Records from a dataset:
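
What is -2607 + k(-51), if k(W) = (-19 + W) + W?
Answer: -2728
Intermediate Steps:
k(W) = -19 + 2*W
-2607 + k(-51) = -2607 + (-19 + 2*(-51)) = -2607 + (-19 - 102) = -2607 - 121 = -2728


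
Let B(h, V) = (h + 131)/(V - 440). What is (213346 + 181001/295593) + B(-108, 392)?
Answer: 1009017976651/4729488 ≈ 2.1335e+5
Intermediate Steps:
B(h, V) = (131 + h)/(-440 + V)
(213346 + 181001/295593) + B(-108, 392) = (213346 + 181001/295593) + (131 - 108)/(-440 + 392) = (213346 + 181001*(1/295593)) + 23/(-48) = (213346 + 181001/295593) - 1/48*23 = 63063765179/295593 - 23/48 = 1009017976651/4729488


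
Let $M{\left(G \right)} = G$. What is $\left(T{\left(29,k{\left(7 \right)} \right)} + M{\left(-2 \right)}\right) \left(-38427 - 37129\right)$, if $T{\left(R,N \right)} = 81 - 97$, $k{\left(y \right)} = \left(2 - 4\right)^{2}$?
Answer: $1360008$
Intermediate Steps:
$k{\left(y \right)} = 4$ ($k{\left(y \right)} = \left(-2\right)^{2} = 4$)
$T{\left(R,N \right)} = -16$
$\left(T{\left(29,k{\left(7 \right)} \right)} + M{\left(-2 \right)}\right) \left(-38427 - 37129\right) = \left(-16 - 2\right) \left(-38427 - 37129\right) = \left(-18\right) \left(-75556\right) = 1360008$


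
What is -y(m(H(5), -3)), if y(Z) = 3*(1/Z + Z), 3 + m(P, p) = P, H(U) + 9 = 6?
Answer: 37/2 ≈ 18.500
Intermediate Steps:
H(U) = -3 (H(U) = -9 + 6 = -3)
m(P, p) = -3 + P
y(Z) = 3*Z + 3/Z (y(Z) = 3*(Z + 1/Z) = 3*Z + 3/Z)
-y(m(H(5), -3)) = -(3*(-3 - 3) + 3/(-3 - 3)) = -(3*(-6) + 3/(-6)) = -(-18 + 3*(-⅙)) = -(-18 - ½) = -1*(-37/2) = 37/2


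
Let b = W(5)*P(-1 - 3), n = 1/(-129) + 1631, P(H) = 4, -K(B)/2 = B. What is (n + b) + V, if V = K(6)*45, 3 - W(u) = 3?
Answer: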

● **Problem statement**: Each line holding the word "Answer" must be copied from the data.

● **Response area**:
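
Answer: -2728
Answer: 1009017976651/4729488 ≈ 2.1335e+5
Answer: $1360008$
Answer: 37/2 ≈ 18.500
Answer: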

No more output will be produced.